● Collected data
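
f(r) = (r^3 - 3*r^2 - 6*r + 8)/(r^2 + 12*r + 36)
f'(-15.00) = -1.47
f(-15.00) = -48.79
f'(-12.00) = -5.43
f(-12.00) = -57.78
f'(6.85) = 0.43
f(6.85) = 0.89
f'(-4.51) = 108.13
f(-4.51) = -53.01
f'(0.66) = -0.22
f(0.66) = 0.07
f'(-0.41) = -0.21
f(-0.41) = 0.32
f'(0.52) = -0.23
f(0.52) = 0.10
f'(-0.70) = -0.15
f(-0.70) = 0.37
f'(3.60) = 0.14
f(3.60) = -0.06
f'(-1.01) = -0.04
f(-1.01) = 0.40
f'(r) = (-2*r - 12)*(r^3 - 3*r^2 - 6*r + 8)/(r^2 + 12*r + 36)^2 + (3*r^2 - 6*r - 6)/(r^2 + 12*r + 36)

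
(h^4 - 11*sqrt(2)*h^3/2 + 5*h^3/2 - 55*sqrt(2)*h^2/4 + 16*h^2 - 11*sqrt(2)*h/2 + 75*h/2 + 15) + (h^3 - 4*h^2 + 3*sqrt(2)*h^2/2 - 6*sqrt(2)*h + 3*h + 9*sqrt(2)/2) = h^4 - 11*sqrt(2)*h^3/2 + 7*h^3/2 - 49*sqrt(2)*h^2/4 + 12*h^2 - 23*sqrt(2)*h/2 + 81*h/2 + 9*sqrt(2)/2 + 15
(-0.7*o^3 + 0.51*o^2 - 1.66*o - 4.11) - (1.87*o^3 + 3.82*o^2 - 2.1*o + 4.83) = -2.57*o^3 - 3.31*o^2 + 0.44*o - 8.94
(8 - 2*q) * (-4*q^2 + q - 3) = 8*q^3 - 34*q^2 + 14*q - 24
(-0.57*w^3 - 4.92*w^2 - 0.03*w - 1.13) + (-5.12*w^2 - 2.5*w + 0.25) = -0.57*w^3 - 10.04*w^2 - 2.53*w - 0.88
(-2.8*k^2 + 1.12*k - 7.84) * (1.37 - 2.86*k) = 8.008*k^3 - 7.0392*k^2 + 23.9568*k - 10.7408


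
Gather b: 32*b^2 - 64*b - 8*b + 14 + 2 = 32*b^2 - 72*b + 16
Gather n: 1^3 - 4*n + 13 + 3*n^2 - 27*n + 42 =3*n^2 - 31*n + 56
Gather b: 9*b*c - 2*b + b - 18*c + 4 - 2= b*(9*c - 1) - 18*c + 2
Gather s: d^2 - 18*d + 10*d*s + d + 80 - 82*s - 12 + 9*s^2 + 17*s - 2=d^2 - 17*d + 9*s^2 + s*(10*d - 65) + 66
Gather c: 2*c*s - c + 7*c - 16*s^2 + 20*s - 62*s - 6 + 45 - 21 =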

==

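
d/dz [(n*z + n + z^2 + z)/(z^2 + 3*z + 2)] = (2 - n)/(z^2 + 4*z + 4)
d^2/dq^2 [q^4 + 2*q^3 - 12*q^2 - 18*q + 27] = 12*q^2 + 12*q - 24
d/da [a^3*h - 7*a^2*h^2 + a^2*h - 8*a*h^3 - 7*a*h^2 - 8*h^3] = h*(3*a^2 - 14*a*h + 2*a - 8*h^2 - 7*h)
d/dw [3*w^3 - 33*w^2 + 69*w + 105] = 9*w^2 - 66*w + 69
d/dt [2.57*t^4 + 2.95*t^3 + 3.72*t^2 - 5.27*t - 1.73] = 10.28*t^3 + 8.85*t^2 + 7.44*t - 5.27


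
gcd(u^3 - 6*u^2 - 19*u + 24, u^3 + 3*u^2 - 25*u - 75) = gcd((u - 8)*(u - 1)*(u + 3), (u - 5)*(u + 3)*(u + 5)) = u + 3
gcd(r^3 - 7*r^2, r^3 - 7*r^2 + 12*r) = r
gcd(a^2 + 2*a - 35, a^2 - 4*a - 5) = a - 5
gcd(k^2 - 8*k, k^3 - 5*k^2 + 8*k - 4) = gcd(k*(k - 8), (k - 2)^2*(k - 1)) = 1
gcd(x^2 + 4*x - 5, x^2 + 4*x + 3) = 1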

* * *

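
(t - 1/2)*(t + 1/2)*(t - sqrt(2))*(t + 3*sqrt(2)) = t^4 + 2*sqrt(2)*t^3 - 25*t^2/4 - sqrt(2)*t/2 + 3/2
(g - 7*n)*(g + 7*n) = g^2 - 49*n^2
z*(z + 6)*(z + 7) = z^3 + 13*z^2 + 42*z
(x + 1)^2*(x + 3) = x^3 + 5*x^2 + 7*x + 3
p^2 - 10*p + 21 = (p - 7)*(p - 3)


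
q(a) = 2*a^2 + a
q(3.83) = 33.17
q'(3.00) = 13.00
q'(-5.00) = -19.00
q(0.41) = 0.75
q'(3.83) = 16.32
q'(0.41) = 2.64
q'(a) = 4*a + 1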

● PROBLEM
Above are the lines; repeat exactly the ones from the line containing "f(r) = (r^3 - 3*r^2" down to the line containing "(-0.57*w^3 - 4.92*w^2", both inclusive.

● EXERCISE RESULT
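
f(r) = (r^3 - 3*r^2 - 6*r + 8)/(r^2 + 12*r + 36)
f'(-15.00) = -1.47
f(-15.00) = -48.79
f'(-12.00) = -5.43
f(-12.00) = -57.78
f'(6.85) = 0.43
f(6.85) = 0.89
f'(-4.51) = 108.13
f(-4.51) = -53.01
f'(0.66) = -0.22
f(0.66) = 0.07
f'(-0.41) = -0.21
f(-0.41) = 0.32
f'(0.52) = -0.23
f(0.52) = 0.10
f'(-0.70) = -0.15
f(-0.70) = 0.37
f'(3.60) = 0.14
f(3.60) = -0.06
f'(-1.01) = -0.04
f(-1.01) = 0.40
f'(r) = (-2*r - 12)*(r^3 - 3*r^2 - 6*r + 8)/(r^2 + 12*r + 36)^2 + (3*r^2 - 6*r - 6)/(r^2 + 12*r + 36)

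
(h^4 - 11*sqrt(2)*h^3/2 + 5*h^3/2 - 55*sqrt(2)*h^2/4 + 16*h^2 - 11*sqrt(2)*h/2 + 75*h/2 + 15) + (h^3 - 4*h^2 + 3*sqrt(2)*h^2/2 - 6*sqrt(2)*h + 3*h + 9*sqrt(2)/2) = h^4 - 11*sqrt(2)*h^3/2 + 7*h^3/2 - 49*sqrt(2)*h^2/4 + 12*h^2 - 23*sqrt(2)*h/2 + 81*h/2 + 9*sqrt(2)/2 + 15
(-0.7*o^3 + 0.51*o^2 - 1.66*o - 4.11) - (1.87*o^3 + 3.82*o^2 - 2.1*o + 4.83) = -2.57*o^3 - 3.31*o^2 + 0.44*o - 8.94
(8 - 2*q) * (-4*q^2 + q - 3) = 8*q^3 - 34*q^2 + 14*q - 24
(-0.57*w^3 - 4.92*w^2 - 0.03*w - 1.13) + (-5.12*w^2 - 2.5*w + 0.25) = -0.57*w^3 - 10.04*w^2 - 2.53*w - 0.88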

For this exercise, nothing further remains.